| PROBLEM DETAILS |
Below is a listing; repeat exactly the lines from the one containing "A 0.12 M solution" to the one containing "You are given", both included.

| ENTRIES PROVIDED |
____

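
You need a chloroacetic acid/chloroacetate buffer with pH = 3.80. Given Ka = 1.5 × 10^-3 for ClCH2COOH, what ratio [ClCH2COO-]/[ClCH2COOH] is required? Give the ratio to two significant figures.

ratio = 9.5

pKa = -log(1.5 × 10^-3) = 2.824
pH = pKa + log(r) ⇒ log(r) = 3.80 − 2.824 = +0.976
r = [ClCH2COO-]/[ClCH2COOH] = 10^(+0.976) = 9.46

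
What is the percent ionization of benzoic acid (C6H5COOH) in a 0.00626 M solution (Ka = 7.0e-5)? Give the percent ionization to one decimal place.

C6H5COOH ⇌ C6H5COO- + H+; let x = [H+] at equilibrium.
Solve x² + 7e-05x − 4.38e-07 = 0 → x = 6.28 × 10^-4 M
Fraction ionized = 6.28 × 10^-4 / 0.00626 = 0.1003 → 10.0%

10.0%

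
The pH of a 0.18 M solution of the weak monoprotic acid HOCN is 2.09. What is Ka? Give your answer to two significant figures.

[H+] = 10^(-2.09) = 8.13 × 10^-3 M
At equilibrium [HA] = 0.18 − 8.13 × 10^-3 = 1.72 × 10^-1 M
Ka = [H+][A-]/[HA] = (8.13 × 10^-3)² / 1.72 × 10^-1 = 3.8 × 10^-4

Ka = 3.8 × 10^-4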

____

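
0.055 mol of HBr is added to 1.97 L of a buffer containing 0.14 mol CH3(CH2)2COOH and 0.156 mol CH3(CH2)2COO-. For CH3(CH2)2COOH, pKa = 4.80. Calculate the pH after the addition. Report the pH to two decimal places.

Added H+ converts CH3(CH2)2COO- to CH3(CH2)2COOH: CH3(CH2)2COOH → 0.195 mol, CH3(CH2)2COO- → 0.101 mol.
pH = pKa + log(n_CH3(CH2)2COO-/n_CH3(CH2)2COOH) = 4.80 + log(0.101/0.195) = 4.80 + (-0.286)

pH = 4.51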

____

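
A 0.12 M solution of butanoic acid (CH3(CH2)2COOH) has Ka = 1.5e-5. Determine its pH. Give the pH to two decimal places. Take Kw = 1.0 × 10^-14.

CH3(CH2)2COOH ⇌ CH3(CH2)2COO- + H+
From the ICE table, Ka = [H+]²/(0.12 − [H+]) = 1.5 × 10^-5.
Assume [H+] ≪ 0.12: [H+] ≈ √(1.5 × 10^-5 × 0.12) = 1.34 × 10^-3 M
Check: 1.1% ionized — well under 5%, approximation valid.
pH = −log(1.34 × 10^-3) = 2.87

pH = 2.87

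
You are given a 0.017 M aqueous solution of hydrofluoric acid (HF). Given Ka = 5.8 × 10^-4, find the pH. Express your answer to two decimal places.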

____

| SOLUTION TO THIS TASK |
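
A 0.12 M solution of butanoic acid (CH3(CH2)2COOH) has Ka = 1.5e-5. Determine its pH. Give the pH to two decimal places. Take Kw = 1.0 × 10^-14.

CH3(CH2)2COOH ⇌ CH3(CH2)2COO- + H+
From the ICE table, Ka = [H+]²/(0.12 − [H+]) = 1.5 × 10^-5.
Assume [H+] ≪ 0.12: [H+] ≈ √(1.5 × 10^-5 × 0.12) = 1.34 × 10^-3 M
Check: 1.1% ionized — well under 5%, approximation valid.
pH = −log(1.34 × 10^-3) = 2.87

pH = 2.87

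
You are given a 0.017 M aqueous solution of hydrofluoric acid (HF). Given Ka = 5.8 × 10^-4, find the pH. Express your answer to two decimal places.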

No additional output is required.